# Exercise:
Exactly as they appear, output all of the entries.
BEGIN Data supplied
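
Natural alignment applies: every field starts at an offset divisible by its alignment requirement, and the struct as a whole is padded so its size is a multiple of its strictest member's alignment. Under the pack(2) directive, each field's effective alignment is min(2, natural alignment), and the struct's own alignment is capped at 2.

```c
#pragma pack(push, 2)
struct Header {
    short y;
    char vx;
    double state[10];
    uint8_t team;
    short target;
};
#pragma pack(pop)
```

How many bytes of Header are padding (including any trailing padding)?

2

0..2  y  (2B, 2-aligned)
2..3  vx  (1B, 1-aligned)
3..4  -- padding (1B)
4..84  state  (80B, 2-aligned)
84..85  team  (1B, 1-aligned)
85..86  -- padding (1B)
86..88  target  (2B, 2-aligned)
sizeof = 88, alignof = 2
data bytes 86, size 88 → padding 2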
END Data supplied
# Completed exercise:
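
Natural alignment applies: every field starts at an offset divisible by its alignment requirement, and the struct as a whole is padded so its size is a multiple of its strictest member's alignment. Under the pack(2) directive, each field's effective alignment is min(2, natural alignment), and the struct's own alignment is capped at 2.

```c
#pragma pack(push, 2)
struct Header {
    short y;
    char vx;
    double state[10];
    uint8_t team;
    short target;
};
#pragma pack(pop)
```

How many bytes of Header are padding (including any trailing padding)?

2

0..2  y  (2B, 2-aligned)
2..3  vx  (1B, 1-aligned)
3..4  -- padding (1B)
4..84  state  (80B, 2-aligned)
84..85  team  (1B, 1-aligned)
85..86  -- padding (1B)
86..88  target  (2B, 2-aligned)
sizeof = 88, alignof = 2
data bytes 86, size 88 → padding 2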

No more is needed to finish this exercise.